(Supplied records Opens)

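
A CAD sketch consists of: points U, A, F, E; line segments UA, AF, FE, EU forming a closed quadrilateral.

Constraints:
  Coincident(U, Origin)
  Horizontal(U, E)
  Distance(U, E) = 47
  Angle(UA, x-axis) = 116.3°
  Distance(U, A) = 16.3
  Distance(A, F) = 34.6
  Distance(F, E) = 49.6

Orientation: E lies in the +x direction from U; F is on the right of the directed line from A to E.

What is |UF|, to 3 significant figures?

19.0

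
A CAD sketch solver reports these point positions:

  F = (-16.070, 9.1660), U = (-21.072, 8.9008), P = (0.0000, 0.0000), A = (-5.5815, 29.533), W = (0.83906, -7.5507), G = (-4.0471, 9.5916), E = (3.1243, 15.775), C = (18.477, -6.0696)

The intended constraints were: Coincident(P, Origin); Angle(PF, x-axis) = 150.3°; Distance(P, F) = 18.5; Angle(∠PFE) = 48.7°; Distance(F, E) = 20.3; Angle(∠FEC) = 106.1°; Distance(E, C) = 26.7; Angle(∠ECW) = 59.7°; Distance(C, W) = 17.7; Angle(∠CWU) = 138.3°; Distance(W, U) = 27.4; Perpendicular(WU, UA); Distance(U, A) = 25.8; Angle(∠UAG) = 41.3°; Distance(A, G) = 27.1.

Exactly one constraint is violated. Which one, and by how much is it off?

Distance(A, G) = 27.1 — off by 7.10.

P = (0.00, 0.00) ✓; PF at 150.3° ✓; |PF| = 18.50 ✓; ∠PFE = 48.70° ✓; |FE| = 20.30 ✓; ∠FEC = 106.1° ✓; |EC| = 26.70 ✓; ∠ECW = 59.70° ✓; |CW| = 17.70 ✓; ∠CWU = 138.3° ✓; |WU| = 27.40 ✓; ∠(WU, UA) = 90.00° ✓; |UA| = 25.80 ✓; ∠UAG = 41.30° ✓; |AG| = 20.00 ✗.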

(Supplied records Closes)

→ Exercise
After locating the line with "Distance(A, F) = 34.6" above, return that line and every later line through the one with "The intended constraints", word for word and with nothing else.

→ Solved exercise
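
  Distance(A, F) = 34.6
  Distance(F, E) = 49.6

Orientation: E lies in the +x direction from U; F is on the right of the directed line from A to E.

What is |UF|, to 3 significant figures?

19.0

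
A CAD sketch solver reports these point positions:

  F = (-16.070, 9.1660), U = (-21.072, 8.9008), P = (0.0000, 0.0000), A = (-5.5815, 29.533), W = (0.83906, -7.5507), G = (-4.0471, 9.5916), E = (3.1243, 15.775), C = (18.477, -6.0696)

The intended constraints were: Coincident(P, Origin); Angle(PF, x-axis) = 150.3°; Distance(P, F) = 18.5; Angle(∠PFE) = 48.7°; Distance(F, E) = 20.3; Angle(∠FEC) = 106.1°; Distance(E, C) = 26.7; Angle(∠ECW) = 59.7°; Distance(C, W) = 17.7; Angle(∠CWU) = 138.3°; Distance(W, U) = 27.4; Perpendicular(WU, UA); Distance(U, A) = 25.8; Angle(∠UAG) = 41.3°; Distance(A, G) = 27.1.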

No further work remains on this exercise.